▶ _Action item_: Check each line of the material for the string "picks", and copy the lines that have it.

▶ _Listed records_:
= = =

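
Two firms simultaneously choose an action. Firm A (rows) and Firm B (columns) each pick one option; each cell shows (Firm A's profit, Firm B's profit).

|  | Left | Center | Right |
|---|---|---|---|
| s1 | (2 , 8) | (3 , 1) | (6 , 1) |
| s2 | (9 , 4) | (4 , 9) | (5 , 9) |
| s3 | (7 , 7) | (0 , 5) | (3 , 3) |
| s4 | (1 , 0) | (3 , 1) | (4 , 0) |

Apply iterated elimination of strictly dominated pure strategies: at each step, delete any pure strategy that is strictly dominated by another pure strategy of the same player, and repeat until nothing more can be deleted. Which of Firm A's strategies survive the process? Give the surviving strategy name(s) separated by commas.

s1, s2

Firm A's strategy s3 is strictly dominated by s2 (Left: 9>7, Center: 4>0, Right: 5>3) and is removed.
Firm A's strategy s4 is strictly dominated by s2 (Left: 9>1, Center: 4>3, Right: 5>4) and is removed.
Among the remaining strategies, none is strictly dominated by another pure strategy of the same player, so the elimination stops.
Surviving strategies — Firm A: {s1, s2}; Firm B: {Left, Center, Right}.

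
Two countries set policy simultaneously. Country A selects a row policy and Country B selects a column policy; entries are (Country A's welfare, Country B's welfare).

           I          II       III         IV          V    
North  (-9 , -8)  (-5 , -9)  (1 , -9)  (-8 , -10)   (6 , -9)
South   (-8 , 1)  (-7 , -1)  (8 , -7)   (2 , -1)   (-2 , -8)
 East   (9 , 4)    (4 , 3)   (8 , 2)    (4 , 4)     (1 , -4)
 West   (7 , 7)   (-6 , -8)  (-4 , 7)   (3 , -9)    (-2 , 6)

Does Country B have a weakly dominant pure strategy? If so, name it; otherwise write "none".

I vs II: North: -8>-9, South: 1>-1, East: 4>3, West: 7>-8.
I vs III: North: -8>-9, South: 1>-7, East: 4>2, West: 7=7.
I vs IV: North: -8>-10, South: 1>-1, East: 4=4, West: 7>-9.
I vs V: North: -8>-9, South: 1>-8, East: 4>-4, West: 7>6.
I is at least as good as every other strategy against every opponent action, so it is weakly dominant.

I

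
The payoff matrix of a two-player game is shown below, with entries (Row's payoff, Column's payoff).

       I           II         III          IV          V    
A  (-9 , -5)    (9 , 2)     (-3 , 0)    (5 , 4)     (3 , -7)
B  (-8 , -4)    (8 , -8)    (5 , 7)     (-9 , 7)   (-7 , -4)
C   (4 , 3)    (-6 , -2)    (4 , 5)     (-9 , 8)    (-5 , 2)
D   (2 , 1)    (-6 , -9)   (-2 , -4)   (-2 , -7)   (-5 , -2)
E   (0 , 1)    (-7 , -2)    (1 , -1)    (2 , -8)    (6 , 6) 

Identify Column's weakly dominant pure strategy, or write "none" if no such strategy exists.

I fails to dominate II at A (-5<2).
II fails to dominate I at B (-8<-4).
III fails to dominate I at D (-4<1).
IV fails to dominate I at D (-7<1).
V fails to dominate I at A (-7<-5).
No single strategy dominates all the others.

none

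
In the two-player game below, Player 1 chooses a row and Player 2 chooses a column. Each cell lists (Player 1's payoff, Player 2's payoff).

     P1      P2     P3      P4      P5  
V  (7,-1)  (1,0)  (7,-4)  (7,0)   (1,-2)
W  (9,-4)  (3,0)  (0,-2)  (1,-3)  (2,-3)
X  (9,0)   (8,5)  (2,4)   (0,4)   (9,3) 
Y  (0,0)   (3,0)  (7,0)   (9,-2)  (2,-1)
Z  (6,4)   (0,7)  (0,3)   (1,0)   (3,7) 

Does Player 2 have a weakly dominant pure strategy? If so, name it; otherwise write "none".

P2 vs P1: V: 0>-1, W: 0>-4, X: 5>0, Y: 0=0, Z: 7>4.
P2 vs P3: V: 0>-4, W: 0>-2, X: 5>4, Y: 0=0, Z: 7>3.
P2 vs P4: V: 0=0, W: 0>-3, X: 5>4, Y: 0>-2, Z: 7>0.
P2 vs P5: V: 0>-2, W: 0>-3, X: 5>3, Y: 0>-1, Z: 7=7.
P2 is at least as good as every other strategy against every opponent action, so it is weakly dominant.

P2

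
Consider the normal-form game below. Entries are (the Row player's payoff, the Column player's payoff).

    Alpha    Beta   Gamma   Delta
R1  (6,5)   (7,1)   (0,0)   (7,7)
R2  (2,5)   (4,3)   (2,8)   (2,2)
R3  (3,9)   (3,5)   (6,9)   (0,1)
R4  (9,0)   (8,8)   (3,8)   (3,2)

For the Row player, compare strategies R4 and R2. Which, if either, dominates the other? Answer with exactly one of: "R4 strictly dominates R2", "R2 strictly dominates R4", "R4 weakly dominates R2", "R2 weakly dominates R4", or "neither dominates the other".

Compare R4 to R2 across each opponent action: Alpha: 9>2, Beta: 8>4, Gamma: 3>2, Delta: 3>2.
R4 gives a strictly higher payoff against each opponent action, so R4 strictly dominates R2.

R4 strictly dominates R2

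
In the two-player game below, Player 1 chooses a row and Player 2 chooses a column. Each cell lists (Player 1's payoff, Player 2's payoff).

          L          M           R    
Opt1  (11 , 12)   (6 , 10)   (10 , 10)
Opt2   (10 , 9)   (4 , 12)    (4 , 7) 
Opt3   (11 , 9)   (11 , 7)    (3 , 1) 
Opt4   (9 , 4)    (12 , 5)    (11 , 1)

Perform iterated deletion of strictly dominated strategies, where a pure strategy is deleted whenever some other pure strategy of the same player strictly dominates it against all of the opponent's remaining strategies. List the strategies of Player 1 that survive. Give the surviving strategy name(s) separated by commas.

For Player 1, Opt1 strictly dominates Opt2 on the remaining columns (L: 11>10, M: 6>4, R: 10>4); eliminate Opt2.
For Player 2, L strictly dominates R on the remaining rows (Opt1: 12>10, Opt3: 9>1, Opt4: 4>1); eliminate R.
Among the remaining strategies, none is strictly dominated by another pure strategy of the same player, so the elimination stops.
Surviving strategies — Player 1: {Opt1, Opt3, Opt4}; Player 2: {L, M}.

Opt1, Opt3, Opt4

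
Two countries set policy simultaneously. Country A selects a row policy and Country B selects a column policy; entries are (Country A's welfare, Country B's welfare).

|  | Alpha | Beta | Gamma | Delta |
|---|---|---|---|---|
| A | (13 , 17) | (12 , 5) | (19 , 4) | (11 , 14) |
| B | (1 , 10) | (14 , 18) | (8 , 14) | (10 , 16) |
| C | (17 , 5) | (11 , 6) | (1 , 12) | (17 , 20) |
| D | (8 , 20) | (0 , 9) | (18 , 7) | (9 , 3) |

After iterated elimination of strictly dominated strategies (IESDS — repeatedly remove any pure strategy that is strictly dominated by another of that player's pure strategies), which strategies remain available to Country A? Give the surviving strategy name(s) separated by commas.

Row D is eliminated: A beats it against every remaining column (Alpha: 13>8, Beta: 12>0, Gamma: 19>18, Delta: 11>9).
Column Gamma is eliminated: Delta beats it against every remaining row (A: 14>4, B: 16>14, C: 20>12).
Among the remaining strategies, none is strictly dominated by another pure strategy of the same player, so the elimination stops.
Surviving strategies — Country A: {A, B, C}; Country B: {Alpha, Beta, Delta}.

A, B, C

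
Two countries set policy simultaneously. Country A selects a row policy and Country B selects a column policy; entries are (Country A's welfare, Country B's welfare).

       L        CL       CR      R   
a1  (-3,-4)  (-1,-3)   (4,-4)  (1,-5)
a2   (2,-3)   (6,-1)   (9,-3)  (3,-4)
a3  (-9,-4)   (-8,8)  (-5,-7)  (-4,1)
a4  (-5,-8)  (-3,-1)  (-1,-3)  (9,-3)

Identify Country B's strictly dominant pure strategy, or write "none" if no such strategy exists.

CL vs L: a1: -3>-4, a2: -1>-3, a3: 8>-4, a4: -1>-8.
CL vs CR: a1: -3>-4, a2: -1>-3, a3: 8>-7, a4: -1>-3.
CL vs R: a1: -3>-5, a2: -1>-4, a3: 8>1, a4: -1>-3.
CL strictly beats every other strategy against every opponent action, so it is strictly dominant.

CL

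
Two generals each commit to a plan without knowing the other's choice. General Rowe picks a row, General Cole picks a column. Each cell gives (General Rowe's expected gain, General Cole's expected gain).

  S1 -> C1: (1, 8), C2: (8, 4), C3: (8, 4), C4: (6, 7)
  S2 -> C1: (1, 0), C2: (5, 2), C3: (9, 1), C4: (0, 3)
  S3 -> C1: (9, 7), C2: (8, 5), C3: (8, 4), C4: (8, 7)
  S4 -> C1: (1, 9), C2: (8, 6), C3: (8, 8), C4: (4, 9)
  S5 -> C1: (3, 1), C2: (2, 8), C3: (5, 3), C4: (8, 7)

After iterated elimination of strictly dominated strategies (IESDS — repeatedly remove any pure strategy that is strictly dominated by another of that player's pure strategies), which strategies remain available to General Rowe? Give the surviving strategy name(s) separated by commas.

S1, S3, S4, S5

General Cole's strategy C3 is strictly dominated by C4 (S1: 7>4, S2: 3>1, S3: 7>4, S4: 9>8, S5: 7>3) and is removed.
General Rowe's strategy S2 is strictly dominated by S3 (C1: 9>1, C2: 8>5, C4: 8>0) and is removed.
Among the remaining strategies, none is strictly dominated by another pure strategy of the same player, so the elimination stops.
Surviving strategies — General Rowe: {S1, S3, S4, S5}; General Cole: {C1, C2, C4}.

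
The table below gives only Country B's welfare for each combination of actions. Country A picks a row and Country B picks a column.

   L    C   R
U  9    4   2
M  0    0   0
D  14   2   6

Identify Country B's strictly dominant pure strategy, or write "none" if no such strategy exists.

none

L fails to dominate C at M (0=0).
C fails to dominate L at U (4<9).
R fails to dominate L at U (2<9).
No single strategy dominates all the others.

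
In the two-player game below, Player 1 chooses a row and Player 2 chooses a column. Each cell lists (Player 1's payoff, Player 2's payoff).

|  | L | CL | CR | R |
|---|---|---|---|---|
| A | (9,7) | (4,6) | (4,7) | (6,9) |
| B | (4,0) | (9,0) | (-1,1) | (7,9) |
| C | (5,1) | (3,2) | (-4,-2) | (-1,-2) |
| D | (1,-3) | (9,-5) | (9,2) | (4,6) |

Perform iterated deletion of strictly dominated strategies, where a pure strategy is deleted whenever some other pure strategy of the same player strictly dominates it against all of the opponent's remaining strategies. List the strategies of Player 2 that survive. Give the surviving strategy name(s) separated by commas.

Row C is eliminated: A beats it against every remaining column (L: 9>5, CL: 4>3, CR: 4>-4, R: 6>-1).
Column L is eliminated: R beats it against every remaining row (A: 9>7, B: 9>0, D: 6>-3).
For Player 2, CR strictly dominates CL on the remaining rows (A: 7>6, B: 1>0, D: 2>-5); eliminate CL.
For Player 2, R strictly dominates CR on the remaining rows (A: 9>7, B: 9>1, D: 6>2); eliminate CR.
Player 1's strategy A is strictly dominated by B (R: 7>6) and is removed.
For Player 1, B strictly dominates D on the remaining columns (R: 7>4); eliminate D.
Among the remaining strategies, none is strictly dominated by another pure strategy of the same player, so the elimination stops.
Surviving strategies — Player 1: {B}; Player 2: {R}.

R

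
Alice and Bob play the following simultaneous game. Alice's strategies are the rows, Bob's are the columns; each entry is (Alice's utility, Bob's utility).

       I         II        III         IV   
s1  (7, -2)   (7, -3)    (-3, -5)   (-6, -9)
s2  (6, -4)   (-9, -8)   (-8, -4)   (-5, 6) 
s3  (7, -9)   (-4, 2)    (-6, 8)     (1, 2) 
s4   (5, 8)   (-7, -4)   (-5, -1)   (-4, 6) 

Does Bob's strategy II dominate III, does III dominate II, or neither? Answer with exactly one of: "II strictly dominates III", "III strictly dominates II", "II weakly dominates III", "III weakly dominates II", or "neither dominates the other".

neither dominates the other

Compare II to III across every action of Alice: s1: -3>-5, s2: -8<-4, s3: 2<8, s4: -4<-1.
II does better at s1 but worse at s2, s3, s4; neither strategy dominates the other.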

= = =

▶ _Reply_:
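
Two generals each commit to a plan without knowing the other's choice. General Rowe picks a row, General Cole picks a column. Each cell gives (General Rowe's expected gain, General Cole's expected gain).
The table below gives only Country B's welfare for each combination of actions. Country A picks a row and Country B picks a column.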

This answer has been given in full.